Entries taken from a collection:
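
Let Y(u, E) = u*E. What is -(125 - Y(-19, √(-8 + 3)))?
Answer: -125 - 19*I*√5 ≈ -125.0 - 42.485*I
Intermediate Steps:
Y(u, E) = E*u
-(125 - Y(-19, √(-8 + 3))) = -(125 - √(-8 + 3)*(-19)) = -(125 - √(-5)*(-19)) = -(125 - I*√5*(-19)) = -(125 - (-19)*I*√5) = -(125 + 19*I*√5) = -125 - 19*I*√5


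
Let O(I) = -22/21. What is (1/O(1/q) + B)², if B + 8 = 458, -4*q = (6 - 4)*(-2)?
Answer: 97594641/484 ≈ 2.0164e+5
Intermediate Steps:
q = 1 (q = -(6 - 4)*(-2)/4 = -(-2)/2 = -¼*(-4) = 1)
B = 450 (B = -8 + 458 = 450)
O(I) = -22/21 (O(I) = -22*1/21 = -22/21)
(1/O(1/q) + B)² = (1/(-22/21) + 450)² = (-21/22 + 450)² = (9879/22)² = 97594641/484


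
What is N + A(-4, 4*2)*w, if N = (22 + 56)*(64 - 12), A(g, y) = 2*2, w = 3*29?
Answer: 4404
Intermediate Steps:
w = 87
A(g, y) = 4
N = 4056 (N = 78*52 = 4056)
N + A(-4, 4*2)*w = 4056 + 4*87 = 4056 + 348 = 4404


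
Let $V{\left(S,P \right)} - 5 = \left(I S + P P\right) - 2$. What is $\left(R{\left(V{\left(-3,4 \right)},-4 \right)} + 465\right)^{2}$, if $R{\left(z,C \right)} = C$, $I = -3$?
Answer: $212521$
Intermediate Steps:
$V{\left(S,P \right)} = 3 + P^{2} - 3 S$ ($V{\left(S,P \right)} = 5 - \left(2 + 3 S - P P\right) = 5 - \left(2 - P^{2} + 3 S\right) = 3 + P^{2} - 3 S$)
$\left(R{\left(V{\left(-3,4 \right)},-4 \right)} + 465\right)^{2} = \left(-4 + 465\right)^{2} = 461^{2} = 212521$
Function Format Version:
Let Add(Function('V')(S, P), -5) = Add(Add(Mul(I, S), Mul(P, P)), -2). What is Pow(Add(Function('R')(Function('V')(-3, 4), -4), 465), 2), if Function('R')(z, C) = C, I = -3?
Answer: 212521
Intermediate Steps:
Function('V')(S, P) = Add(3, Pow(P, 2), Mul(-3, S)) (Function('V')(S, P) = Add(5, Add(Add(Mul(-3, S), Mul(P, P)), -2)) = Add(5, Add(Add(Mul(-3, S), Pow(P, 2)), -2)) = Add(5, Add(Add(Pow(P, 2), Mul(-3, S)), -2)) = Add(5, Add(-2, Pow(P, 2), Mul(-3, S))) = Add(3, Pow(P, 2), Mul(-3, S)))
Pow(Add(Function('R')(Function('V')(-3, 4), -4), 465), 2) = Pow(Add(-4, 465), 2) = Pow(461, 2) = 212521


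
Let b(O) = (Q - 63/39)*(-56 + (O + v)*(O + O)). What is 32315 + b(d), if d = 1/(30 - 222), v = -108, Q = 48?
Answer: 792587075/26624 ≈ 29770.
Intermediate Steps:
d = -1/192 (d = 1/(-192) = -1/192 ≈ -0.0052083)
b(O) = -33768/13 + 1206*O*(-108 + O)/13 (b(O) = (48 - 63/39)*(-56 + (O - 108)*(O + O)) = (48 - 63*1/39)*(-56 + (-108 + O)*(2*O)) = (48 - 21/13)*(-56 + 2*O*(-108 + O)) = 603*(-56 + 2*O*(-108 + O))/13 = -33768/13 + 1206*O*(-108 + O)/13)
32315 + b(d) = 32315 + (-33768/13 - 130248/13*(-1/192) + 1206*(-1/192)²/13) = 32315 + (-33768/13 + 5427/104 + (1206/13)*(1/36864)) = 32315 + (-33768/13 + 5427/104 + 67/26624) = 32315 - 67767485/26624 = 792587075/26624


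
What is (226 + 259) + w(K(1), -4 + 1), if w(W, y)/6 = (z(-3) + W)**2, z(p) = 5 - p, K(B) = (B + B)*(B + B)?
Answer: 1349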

TO DO » Every line that holds the string "Answer" must be copied from the records above.

OUTPUT OF THE TASK »
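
Answer: -125 - 19*I*√5 ≈ -125.0 - 42.485*I
Answer: 97594641/484 ≈ 2.0164e+5
Answer: 4404
Answer: $212521$
Answer: 212521
Answer: 792587075/26624 ≈ 29770.
Answer: 1349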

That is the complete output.